Excerpted data:
+-------+

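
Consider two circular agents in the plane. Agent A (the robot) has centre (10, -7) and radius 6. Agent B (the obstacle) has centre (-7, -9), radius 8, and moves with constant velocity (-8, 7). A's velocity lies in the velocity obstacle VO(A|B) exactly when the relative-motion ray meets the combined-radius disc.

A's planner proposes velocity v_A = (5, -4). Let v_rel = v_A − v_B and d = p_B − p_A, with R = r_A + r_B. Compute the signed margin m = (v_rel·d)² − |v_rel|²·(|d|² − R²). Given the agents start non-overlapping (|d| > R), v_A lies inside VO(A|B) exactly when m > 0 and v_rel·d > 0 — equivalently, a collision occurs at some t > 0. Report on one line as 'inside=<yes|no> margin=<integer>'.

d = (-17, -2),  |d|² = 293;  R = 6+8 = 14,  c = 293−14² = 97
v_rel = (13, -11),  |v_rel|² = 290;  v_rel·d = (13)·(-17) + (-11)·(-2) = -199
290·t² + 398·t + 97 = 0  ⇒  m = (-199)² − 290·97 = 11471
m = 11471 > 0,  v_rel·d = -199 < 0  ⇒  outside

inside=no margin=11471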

+-------+

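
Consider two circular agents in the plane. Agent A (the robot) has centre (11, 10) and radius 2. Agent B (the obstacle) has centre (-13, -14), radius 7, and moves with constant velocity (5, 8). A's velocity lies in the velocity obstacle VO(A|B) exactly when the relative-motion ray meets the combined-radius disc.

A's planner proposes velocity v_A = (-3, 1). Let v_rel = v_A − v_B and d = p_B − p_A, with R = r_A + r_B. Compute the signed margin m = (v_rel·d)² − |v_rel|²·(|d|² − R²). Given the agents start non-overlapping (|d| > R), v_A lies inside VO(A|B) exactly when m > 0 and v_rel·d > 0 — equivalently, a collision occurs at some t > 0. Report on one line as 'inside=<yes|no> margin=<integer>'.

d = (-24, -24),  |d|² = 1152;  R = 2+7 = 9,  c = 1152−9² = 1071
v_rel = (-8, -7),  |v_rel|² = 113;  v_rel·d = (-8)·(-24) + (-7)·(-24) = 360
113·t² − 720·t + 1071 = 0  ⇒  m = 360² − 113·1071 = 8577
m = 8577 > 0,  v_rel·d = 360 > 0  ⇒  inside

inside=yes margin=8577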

+-------+

From the records above, return each line that includes "combined".

Answer space:
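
Consider two circular agents in the plane. Agent A (the robot) has centre (10, -7) and radius 6. Agent B (the obstacle) has centre (-7, -9), radius 8, and moves with constant velocity (-8, 7). A's velocity lies in the velocity obstacle VO(A|B) exactly when the relative-motion ray meets the combined-radius disc.
Consider two circular agents in the plane. Agent A (the robot) has centre (11, 10) and radius 2. Agent B (the obstacle) has centre (-13, -14), radius 7, and moves with constant velocity (5, 8). A's velocity lies in the velocity obstacle VO(A|B) exactly when the relative-motion ray meets the combined-radius disc.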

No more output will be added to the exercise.